┌─ DATA FOR THE TASK

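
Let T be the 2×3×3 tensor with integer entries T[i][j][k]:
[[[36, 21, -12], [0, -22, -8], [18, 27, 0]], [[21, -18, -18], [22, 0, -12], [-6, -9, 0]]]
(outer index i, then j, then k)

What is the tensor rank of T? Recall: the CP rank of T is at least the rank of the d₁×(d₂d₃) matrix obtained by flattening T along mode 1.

Lower bound: the mode-2 unfolding of T (rows indexed by j, columns by (i,k) = (0,0), (0,1), (0,2), (1,0), (1,1), (1,2)) is [[36, 21, -12, 21, -18, -18], [0, -22, -8, 22, 0, -12], [18, 27, 0, -6, -9, 0]].
There the 2×2 minor on rows j ∈ {0, 1}, columns (i,k) ∈ {(0,0), (0,1)} is det [[36, 21], [0, -22]] = -792 ≠ 0, so this unfolding has rank ≥ 2; CP rank is at least every unfolding rank, so rank(T) ≥ 2. (Unfolding ranks only ever bound the CP rank from below — rank(T) can be strictly larger than all of them — so the matching upper bound has to come from an explicit 2-term decomposition.)
Upper bound — finding two terms. Write S_k = T[:,:,k] for the frontal slices: S₀ = [[36, 0, 18], [21, 22, -6]], S₁ = [[21, -22, 27], [-18, 0, -9]], S₂ = [[-12, -8, 0], [-18, -12, 0]].
If T = a₁ (x) b₁ (x) c₁ + a₂ (x) b₂ (x) c₂ then each S_k = c₁[k]·a₁b₁ᵀ + c₂[k]·a₂b₂ᵀ. S₀ and S₁ are linearly independent, so a₁b₁ᵀ and a₂b₂ᵀ must span the same plane of matrices: they are the rank-1 matrices of the form x·S₀ + y·S₁.
The 2×2 minor of x·S₀ + y·S₁ on rows {0,1}, columns {0,1} is 792·x² + 924·xy − 396·y² = 132·(2·x + 3·y)(3·x − y), vanishing at (x:y) = (3:-2) and (1:3).
M₁ = 3·S₀ − 2·S₁ = [[66, 44, 0], [99, 66, 0]] = 11·[2, 3][3, 2, 0]ᵀ and M₂ = S₀ + 3·S₁ = [[99, -66, 99], [-33, 22, -33]] = 11·[3, -1][3, -2, 3]ᵀ, so take a₁ = [2, 3], b₁ = [3, 2, 0], a₂ = [3, -1], b₂ = [3, -2, 3].
Each slice is an integer combination of E₁ = a₁b₁ᵀ and E₂ = a₂b₂ᵀ: S₀ = 3·E₁ + 2·E₂, S₁ = −E₁ + 3·E₂, S₂ = −2·E₁; reading off coefficients, c₁ = [3, -1, -2] and c₂ = [2, 3, 0].
Hence T = [2, 3] (x) [3, 2, 0] (x) [3, -1, -2] + [3, -1] (x) [3, -2, 3] (x) [2, 3, 0], so rank(T) ≤ 2.
These bounds meet, so rank(T) = 2.

2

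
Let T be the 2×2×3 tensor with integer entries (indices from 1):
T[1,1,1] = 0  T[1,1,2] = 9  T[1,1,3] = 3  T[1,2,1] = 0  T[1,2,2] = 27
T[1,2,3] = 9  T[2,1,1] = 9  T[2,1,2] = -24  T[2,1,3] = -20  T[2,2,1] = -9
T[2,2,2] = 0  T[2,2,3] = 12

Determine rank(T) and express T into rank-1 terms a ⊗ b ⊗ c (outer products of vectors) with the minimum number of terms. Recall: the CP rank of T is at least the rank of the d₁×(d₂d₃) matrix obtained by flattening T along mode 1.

rank(T) = 2

Lower bound: the mode-2 unfolding of T (rows indexed by j, columns by (i,k) = (1,1), (1,2), (1,3), (2,1), (2,2), (2,3)) is [[0, 9, 3, 9, -24, -20], [0, 27, 9, -9, 0, 12]].
There the 2×2 minor on rows j ∈ {1, 2}, columns (i,k) ∈ {(1,2), (2,1)} is det [[9, 9], [27, -9]] = -324 ≠ 0, so this unfolding has rank ≥ 2; CP rank is at least every unfolding rank, so rank(T) ≥ 2. (Unfolding ranks only ever bound the CP rank from below — rank(T) can be strictly larger than all of them — so the matching upper bound has to come from an explicit 2-term decomposition.)
Upper bound — finding two terms. Write S_k = T[:,:,k] for the frontal slices: S₁ = [[0, 0], [9, -9]], S₂ = [[9, 27], [-24, 0]], S₃ = [[3, 9], [-20, 12]].
If T = a₁ ⊗ b₁ ⊗ c₁ + a₂ ⊗ b₂ ⊗ c₂ then each S_k = c₁[k]·a₁b₁ᵀ + c₂[k]·a₂b₂ᵀ. S₁ and S₂ are linearly independent, so a₁b₁ᵀ and a₂b₂ᵀ must span the same plane of matrices: they are the rank-1 matrices of the form x·S₁ + y·S₂.
det(x·S₁ + y·S₂) is −324·xy + 648·y² = (-324)·(x − 2·y)(y), vanishing at (x:y) = (2:1) and (1:0).
M₁ = 2·S₁ + S₂ = [[9, 27], [-6, -18]] = 3·[3, -2][1, 3]ᵀ and M₂ = S₁ = [[0, 0], [9, -9]] = 9·[0, 1][1, -1]ᵀ, so take a₁ = [3, -2], b₁ = [1, 3], a₂ = [0, 1], b₂ = [1, -1].
Each slice is an integer combination of E₁ = a₁b₁ᵀ and E₂ = a₂b₂ᵀ: S₁ = 9·E₂, S₂ = 3·E₁ − 18·E₂, S₃ = E₁ − 18·E₂; reading off coefficients, c₁ = [0, 3, 1] and c₂ = [9, -18, -18].
Hence T = [3, -2] ⊗ [1, 3] ⊗ [0, 3, 1] + [0, 1] ⊗ [1, -1] ⊗ [9, -18, -18], so rank(T) ≤ 2.
These bounds meet, so rank(T) = 2.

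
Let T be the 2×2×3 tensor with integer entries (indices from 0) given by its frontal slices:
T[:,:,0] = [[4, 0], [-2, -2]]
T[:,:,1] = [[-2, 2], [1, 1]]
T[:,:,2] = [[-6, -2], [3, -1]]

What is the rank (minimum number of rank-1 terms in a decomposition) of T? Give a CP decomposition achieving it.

rank(T) = 3

Lower bound: the mode-3 unfolding of T (rows indexed by k, columns by (i,j) = (0,0), (0,1), (1,0), (1,1)) is [[4, 0, -2, -2], [-2, 2, 1, 1], [-6, -2, 3, -1]].
There the 3×3 minor on rows k ∈ {0, 1, 2}, columns (i,j) ∈ {(0,0), (0,1), (1,1)} is det [[4, 0, -2], [-2, 2, 1], [-6, -2, -1]] = -32 ≠ 0, so this unfolding has rank ≥ 3; CP rank is at least every unfolding rank, so rank(T) ≥ 3. (Unfolding ranks only ever bound the CP rank from below — rank(T) can be strictly larger than all of them — so the matching upper bound has to come from an explicit 3-term decomposition.)
Upper bound: T is a sum of 3 rank-1 terms, T = (1, 0) ∘ (0, 1) ∘ (-4, 4, -4) + (2, -1) ∘ (1, -1) ∘ (-2, 1, -1) + (2, -1) ∘ (1, 0) ∘ (4, -2, -2) (written with every a and b primitive with positive leading entry and the scale carried by c; CP decompositions are not unique, and this one is verified by expanding entrywise), so rank(T) ≤ 3.
These bounds meet, so rank(T) = 3.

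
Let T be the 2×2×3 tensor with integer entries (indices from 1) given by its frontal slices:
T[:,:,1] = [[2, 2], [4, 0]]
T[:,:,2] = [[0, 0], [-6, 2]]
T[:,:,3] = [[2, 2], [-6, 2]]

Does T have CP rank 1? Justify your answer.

The mode-3 unfolding of T (rows indexed by k, columns by (i,j) = (1,1), (1,2), (2,1), (2,2)) is [[2, 2, 4, 0], [0, 0, -6, 2], [2, 2, -6, 2]].
There the 3×3 minor on rows k ∈ {1, 2, 3}, columns (i,j) ∈ {(1,1), (2,1), (2,2)} is det [[2, 4, 0], [0, -6, 2], [2, -6, 2]] = 16 ≠ 0, so this unfolding has rank ≥ 3; CP rank is at least every unfolding rank, so rank(T) ≥ 3.
In particular rank(T) ≥ 3 > 1, so T is not rank-1.

No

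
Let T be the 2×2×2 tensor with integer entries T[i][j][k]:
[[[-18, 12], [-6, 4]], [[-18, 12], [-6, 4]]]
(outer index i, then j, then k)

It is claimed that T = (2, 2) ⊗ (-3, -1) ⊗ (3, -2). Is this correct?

Reconstruct entrywise from the claimed factors. For example, T[1,0,1] = 12 and Σₗ aₗ[1]bₗ[0]cₗ[1] = (2)·(-3)·(-2) = 12; checking all 8 entries, every one matches. The claim holds.

Yes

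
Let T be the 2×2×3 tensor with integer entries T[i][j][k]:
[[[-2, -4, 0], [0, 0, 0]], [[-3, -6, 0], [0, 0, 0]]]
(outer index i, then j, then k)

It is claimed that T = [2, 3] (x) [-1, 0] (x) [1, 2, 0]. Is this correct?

Yes

Reconstruct entrywise from the claimed factors. For example, T[1,0,2] = 0 and Σₗ aₗ[1]bₗ[0]cₗ[2] = (3)·(-1)·(0) = 0; checking all 12 entries, every one matches. The claim holds.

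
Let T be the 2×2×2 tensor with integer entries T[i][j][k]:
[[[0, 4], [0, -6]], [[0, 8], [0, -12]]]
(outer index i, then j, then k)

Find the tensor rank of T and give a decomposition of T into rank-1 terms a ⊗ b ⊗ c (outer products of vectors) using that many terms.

Lower bound: T ≠ 0 (e.g. T[0,0,1] = 4), so rank(T) ≥ 1.
Upper bound: the mode-1 fibre T[:,0,1] = [4, 8] gives a = (1, 2) (primitive direction); the mode-2 fibre T[0,:,1] = [4, -6] gives b = (2, -3); then c[k] = T[0,0,k] / (a[0]·b[0]) = [0, 4] / 2 = (0, 2).
Expanding (1, 2) ⊗ (2, -3) ⊗ (0, 2) reproduces all 8 entries of T, so T = (1, 2) ⊗ (2, -3) ⊗ (0, 2) and rank(T) ≤ 1.
These bounds meet, so rank(T) = 1.

rank(T) = 1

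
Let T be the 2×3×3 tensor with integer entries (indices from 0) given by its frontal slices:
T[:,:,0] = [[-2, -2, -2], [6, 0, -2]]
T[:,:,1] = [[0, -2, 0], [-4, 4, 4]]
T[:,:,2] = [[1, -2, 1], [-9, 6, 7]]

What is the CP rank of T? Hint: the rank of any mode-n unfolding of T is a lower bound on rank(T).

3

Lower bound: the mode-2 unfolding of T (rows indexed by j, columns by (i,k) = (0,0), (0,1), (0,2), (1,0), (1,1), (1,2)) is [[-2, 0, 1, 6, -4, -9], [-2, -2, -2, 0, 4, 6], [-2, 0, 1, -2, 4, 7]].
There the 3×3 minor on rows j ∈ {0, 1, 2}, columns (i,k) ∈ {(0,0), (0,1), (1,0)} is det [[-2, 0, 6], [-2, -2, 0], [-2, 0, -2]] = -32 ≠ 0, so this unfolding has rank ≥ 3; CP rank is at least every unfolding rank, so rank(T) ≥ 3. (Flattening ranks never certify an upper bound on CP rank; for that we must actually write T with 3 rank-1 terms.)
Upper bound: T is a sum of 3 rank-1 terms, T = [1, -2] ⊗ [1, -1, -1] ⊗ [-2, 2, 4] + [1, -1] ⊗ [1, 2, 1] ⊗ [-2, 0, 1] + [1, 0] ⊗ [1, 0, -1] ⊗ [2, -2, -4] (written with every a and b primitive with positive leading entry and the scale carried by c; CP decompositions are not unique, and this one is verified by expanding entrywise), so rank(T) ≤ 3.
These bounds meet, so rank(T) = 3.
Check entry T[0,1,1] = -2: (1)·(-1)·(2) + (1)·(2)·(0) + (1)·(0)·(-2) = -2.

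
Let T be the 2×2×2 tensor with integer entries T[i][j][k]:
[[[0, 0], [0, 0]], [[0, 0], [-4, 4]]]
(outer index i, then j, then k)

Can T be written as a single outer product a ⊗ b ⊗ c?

If T = a ⊗ b ⊗ c then every fibre of T is a multiple of the corresponding factor, so read the factors off the fibres through the nonzero entry T[1,1,0] = -4.
The mode-1 fibre T[:,1,0] = [0, -4] gives a = [0, 1] (primitive direction); the mode-2 fibre T[1,:,0] = [0, -4] gives b = [0, 1]; then c[k] = T[1,1,k] / (a[1]·b[1]) = [-4, 4] / 1 = [-4, 4].
Expanding [0, 1] ⊗ [0, 1] ⊗ [-4, 4] reproduces all 8 entries of T, so T = [0, 1] ⊗ [0, 1] ⊗ [-4, 4] and rank(T) ≤ 1.
Equivalently every frontal slice T[:,:,k] is c[k] times the rank-1 matrix [0, 1] ⊗ [0, 1]. So T has rank 1 (it is nonzero).

Yes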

└─

TASK STATEMENT
What lines of the data include the word "given"? Copy each of them.

TASK RESULT
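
Let T be the 2×2×3 tensor with integer entries (indices from 0) given by its frontal slices:
Let T be the 2×2×3 tensor with integer entries (indices from 1) given by its frontal slices:
Let T be the 2×3×3 tensor with integer entries (indices from 0) given by its frontal slices: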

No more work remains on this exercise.